Nothing outside the range is wanted. Repeat exactly the lines below from the one with "Taxon 1: caudal" through the one with "character data (Outgroup".
────────────────
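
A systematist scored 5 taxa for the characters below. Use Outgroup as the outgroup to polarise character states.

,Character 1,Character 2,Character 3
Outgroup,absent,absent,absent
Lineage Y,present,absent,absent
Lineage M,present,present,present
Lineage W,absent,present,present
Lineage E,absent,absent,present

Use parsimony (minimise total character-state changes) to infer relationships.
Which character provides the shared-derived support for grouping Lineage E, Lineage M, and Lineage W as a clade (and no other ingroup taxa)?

The outgroup has state 'absent' for every character, so 'present' is the derived state throughout.
Character 1 groups Lineage M and Lineage Y, which is incompatible with the clades supported by the remaining characters; treating it as convergent (homoplasy) costs fewer steps than any alternative tree.
Character 2 (derived state 'present') is shared by Lineage M and Lineage W — a synapomorphy uniting that clade.
Character 3: derived state 'present' in Lineage E, Lineage M, and Lineage W only — synapomorphy for {Lineage E, Lineage M, Lineage W}.
Most parsimonious ingroup topology: (Lineage Y,((Lineage M,Lineage W),Lineage E)).
The clade {Lineage E, Lineage M, Lineage W} is supported by Character 3: its derived state 'present' occurs in exactly those taxa and in no other taxon (including the outgroup).

Character 3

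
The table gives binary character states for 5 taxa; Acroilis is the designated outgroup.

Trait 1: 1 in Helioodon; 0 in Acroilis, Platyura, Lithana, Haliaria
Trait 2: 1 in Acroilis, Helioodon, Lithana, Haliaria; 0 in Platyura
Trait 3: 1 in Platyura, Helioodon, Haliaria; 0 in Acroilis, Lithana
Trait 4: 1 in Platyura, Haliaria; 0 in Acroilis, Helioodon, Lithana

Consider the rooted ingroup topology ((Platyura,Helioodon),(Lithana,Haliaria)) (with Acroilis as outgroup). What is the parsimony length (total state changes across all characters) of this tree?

Map each character onto ((Platyura,Helioodon),(Lithana,Haliaria)) (rooted by Acroilis) and count the minimum state changes it requires (Fitch parsimony):
Trait 1: 1; Trait 2: 1; Trait 3: 2; Trait 4: 2.
Total tree length = 6.

6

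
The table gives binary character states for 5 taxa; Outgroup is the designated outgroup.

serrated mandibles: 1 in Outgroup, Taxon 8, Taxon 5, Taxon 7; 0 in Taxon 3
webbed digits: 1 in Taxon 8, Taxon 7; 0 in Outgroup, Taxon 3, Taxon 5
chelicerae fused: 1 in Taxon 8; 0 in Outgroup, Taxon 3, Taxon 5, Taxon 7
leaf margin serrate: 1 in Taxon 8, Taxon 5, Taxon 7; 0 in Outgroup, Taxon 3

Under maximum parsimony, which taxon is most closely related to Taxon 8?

Character polarity is set by the outgroup: the derived state is whichever differs from the outgroup's state, so for serrated mandibles the derived state is '0', and for the remaining characters it is '1'.
serrated mandibles (derived state '0') is unique to Taxon 3 (autapomorphy; uninformative for grouping).
Only Taxon 7 and Taxon 8 show the derived state '1' for webbed digits, supporting them as a clade.
chelicerae fused (derived state '1') is unique to Taxon 8 (autapomorphy; uninformative for grouping).
leaf margin serrate (derived state '1') is shared by Taxon 5, Taxon 7, and Taxon 8 — a synapomorphy uniting that clade.
Most parsimonious ingroup topology: (((Taxon 8,Taxon 7),Taxon 5),Taxon 3).
Taxon 8 and Taxon 7 form a cherry on this tree, so they are sister taxa.

Taxon 7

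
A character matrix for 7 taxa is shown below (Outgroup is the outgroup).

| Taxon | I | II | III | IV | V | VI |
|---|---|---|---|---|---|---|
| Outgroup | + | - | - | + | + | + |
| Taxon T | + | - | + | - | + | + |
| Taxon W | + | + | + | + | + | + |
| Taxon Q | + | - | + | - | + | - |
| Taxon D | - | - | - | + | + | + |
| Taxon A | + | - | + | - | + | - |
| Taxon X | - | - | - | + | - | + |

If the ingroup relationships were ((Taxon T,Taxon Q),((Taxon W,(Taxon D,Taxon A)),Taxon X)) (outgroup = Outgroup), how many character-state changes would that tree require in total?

Map each character onto ((Taxon T,Taxon Q),((Taxon W,(Taxon D,Taxon A)),Taxon X)) (rooted by Outgroup) and count the minimum state changes it requires (Fitch parsimony):
I: 2; II: 1; III: 3; IV: 2; V: 1; VI: 2.
Total tree length = 11.

11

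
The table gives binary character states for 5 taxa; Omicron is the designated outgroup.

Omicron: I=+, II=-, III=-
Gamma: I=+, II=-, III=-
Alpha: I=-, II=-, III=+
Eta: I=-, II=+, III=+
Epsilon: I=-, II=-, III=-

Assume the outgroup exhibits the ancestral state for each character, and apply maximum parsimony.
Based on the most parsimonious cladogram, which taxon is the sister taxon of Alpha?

Character polarity is set by the outgroup: the derived state is whichever differs from the outgroup's state, so for I the derived state is '-', and for the remaining characters it is '+'.
I: derived state '-' in Alpha, Epsilon, and Eta only — synapomorphy for {Alpha, Epsilon, Eta}.
II (derived state '+') is unique to Eta (autapomorphy; uninformative for grouping).
III (derived state '+') is shared by Alpha and Eta — a synapomorphy uniting that clade.
Most parsimonious ingroup topology: (Gamma,((Alpha,Eta),Epsilon)).
Alpha and Eta form a cherry on this tree, so they are sister taxa.

Eta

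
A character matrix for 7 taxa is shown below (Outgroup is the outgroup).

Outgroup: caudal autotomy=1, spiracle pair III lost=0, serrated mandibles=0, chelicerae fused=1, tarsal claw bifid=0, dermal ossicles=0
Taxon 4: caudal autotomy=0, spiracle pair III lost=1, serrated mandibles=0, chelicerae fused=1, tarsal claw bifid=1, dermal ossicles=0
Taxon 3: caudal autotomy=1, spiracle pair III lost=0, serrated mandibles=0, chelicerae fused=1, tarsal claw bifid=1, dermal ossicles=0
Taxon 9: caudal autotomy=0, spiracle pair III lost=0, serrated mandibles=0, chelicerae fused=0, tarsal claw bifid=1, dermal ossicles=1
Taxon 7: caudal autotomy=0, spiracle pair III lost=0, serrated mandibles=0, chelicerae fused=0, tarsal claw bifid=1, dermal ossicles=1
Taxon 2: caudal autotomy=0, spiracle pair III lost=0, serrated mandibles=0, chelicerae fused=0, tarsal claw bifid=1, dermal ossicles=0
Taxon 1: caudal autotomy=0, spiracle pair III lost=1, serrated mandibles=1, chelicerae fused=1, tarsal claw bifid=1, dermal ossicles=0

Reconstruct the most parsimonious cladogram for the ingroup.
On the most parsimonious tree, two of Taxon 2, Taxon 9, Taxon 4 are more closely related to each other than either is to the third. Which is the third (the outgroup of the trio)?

Character polarity is set by the outgroup: the derived state is whichever differs from the outgroup's state, so for caudal autotomy, chelicerae fused the derived state is '0', and for the remaining characters it is '1'.
caudal autotomy (derived state '0') is shared by Taxon 1, Taxon 2, Taxon 4, Taxon 7, and Taxon 9 — a synapomorphy uniting that clade.
Only Taxon 1 and Taxon 4 show the derived state '1' for spiracle pair III lost, supporting them as a clade.
serrated mandibles (derived state '1') is unique to Taxon 1 (autapomorphy; uninformative for grouping).
chelicerae fused: derived state '0' in Taxon 2, Taxon 7, and Taxon 9 only — synapomorphy for {Taxon 2, Taxon 7, Taxon 9}.
All ingroup taxa share the derived state '1' for tarsal claw bifid; it defines the ingroup but does not resolve relationships within it.
dermal ossicles: derived state '1' in Taxon 7 and Taxon 9 only — synapomorphy for {Taxon 7, Taxon 9}.
Most parsimonious ingroup topology: (((Taxon 4,Taxon 1),((Taxon 9,Taxon 7),Taxon 2)),Taxon 3).
Taxon 2 and Taxon 9 share a more recent common ancestor with each other than either does with Taxon 4, so Taxon 4 is the least closely related of the three.

Taxon 4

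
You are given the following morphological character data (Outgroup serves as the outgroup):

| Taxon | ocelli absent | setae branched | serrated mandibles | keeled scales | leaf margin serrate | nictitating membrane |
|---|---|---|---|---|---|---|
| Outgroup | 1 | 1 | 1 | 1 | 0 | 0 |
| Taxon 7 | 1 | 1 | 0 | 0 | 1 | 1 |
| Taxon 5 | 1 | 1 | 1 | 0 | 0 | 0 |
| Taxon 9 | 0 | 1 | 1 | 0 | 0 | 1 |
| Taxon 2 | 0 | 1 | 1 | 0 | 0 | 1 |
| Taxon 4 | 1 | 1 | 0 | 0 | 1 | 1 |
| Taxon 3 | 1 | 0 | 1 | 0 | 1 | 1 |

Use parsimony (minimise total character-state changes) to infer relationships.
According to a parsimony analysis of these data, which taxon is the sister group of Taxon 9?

Taxon 2

Character polarity is set by the outgroup: the derived state is whichever differs from the outgroup's state, so for ocelli absent, setae branched, serrated mandibles, keeled scales the derived state is '0', and for the remaining characters it is '1'.
Only Taxon 2 and Taxon 9 show the derived state '0' for ocelli absent, supporting them as a clade.
setae branched (derived state '0') is unique to Taxon 3 (autapomorphy; uninformative for grouping).
serrated mandibles: derived state '0' in Taxon 4 and Taxon 7 only — synapomorphy for {Taxon 4, Taxon 7}.
keeled scales (derived state '0') is shared by all ingroup taxa — unites the whole ingroup.
leaf margin serrate (derived state '1') is shared by Taxon 3, Taxon 4, and Taxon 7 — a synapomorphy uniting that clade.
nictitating membrane (derived state '1') is shared by Taxon 2, Taxon 3, Taxon 4, Taxon 7, and Taxon 9 — a synapomorphy uniting that clade.
Most parsimonious ingroup topology: ((((Taxon 7,Taxon 4),Taxon 3),(Taxon 9,Taxon 2)),Taxon 5).
Taxon 9 and Taxon 2 form a cherry on this tree, so they are sister taxa.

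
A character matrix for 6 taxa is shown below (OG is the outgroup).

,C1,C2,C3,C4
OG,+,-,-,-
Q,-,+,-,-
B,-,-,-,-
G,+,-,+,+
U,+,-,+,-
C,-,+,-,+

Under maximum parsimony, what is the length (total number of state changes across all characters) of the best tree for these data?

Character polarity is set by the outgroup: the derived state is whichever differs from the outgroup's state, so for C1 the derived state is '-', and for the remaining characters it is '+'.
C1 (derived state '-') is shared by B, C, and Q — a synapomorphy uniting that clade.
C2 (derived state '+') is shared by C and Q — a synapomorphy uniting that clade.
C3 (derived state '+') is shared by G and U — a synapomorphy uniting that clade.
C4 (state '+') occurs in C and G but conflicts with the nesting implied by the other characters — most parsimoniously interpreted as homoplasy.
Most parsimonious ingroup topology: (((Q,C),B),(G,U)).
Changes per character on this tree: C1: 1; C2: 1; C3: 1; C4: 2.
Total = 5.

5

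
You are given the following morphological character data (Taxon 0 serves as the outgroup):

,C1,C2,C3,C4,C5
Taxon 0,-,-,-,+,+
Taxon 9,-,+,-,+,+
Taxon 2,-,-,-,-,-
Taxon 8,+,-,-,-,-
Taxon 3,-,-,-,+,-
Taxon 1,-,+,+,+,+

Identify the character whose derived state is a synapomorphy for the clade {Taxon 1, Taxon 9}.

Character polarity is set by the outgroup: the derived state is whichever differs from the outgroup's state, so for C4, C5 the derived state is '-', and for the remaining characters it is '+'.
C1: derived state '+' in Taxon 8 only — an autapomorphy, so it tells us nothing about relationships among taxa.
C2 (derived state '+') is shared by Taxon 1 and Taxon 9 — a synapomorphy uniting that clade.
C3 (derived state '+') is unique to Taxon 1 (autapomorphy; uninformative for grouping).
C4: derived state '-' in Taxon 2 and Taxon 8 only — synapomorphy for {Taxon 2, Taxon 8}.
Only Taxon 2, Taxon 3, and Taxon 8 show the derived state '-' for C5, supporting them as a clade.
Most parsimonious ingroup topology: ((Taxon 9,Taxon 1),((Taxon 2,Taxon 8),Taxon 3)).
The clade {Taxon 1, Taxon 9} is supported by C2: its derived state '+' occurs in exactly those taxa and in no other taxon (including the outgroup).

C2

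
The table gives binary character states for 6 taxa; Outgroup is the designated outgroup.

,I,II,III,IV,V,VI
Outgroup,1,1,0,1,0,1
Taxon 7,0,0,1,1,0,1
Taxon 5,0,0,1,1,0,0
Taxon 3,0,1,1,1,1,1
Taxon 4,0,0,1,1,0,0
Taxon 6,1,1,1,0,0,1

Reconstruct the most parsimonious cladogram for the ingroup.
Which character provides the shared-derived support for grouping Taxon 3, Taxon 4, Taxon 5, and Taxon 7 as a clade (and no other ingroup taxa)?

I

Character polarity is set by the outgroup: the derived state is whichever differs from the outgroup's state, so for I, II, IV, VI the derived state is '0', and for the remaining characters it is '1'.
I (derived state '0') is shared by Taxon 3, Taxon 4, Taxon 5, and Taxon 7 — a synapomorphy uniting that clade.
II (derived state '0') is shared by Taxon 4, Taxon 5, and Taxon 7 — a synapomorphy uniting that clade.
III (derived state '1') is shared by all ingroup taxa — unites the whole ingroup.
IV (derived state '0') is unique to Taxon 6 (autapomorphy; uninformative for grouping).
V (derived state '1') is unique to Taxon 3 (autapomorphy; uninformative for grouping).
Only Taxon 4 and Taxon 5 show the derived state '0' for VI, supporting them as a clade.
Most parsimonious ingroup topology: (((Taxon 7,(Taxon 5,Taxon 4)),Taxon 3),Taxon 6).
The clade {Taxon 3, Taxon 4, Taxon 5, Taxon 7} is supported by I: its derived state '0' occurs in exactly those taxa and in no other taxon (including the outgroup).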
────────────────
Response for this exercise:
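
Taxon 1: caudal autotomy=0, spiracle pair III lost=1, serrated mandibles=1, chelicerae fused=1, tarsal claw bifid=1, dermal ossicles=0

Reconstruct the most parsimonious cladogram for the ingroup.
On the most parsimonious tree, two of Taxon 2, Taxon 9, Taxon 4 are more closely related to each other than either is to the third. Which is the third (the outgroup of the trio)?

Character polarity is set by the outgroup: the derived state is whichever differs from the outgroup's state, so for caudal autotomy, chelicerae fused the derived state is '0', and for the remaining characters it is '1'.
caudal autotomy (derived state '0') is shared by Taxon 1, Taxon 2, Taxon 4, Taxon 7, and Taxon 9 — a synapomorphy uniting that clade.
Only Taxon 1 and Taxon 4 show the derived state '1' for spiracle pair III lost, supporting them as a clade.
serrated mandibles (derived state '1') is unique to Taxon 1 (autapomorphy; uninformative for grouping).
chelicerae fused: derived state '0' in Taxon 2, Taxon 7, and Taxon 9 only — synapomorphy for {Taxon 2, Taxon 7, Taxon 9}.
All ingroup taxa share the derived state '1' for tarsal claw bifid; it defines the ingroup but does not resolve relationships within it.
dermal ossicles: derived state '1' in Taxon 7 and Taxon 9 only — synapomorphy for {Taxon 7, Taxon 9}.
Most parsimonious ingroup topology: (((Taxon 4,Taxon 1),((Taxon 9,Taxon 7),Taxon 2)),Taxon 3).
Taxon 2 and Taxon 9 share a more recent common ancestor with each other than either does with Taxon 4, so Taxon 4 is the least closely related of the three.

Taxon 4

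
You are given the following morphological character data (Outgroup serves as the outgroup):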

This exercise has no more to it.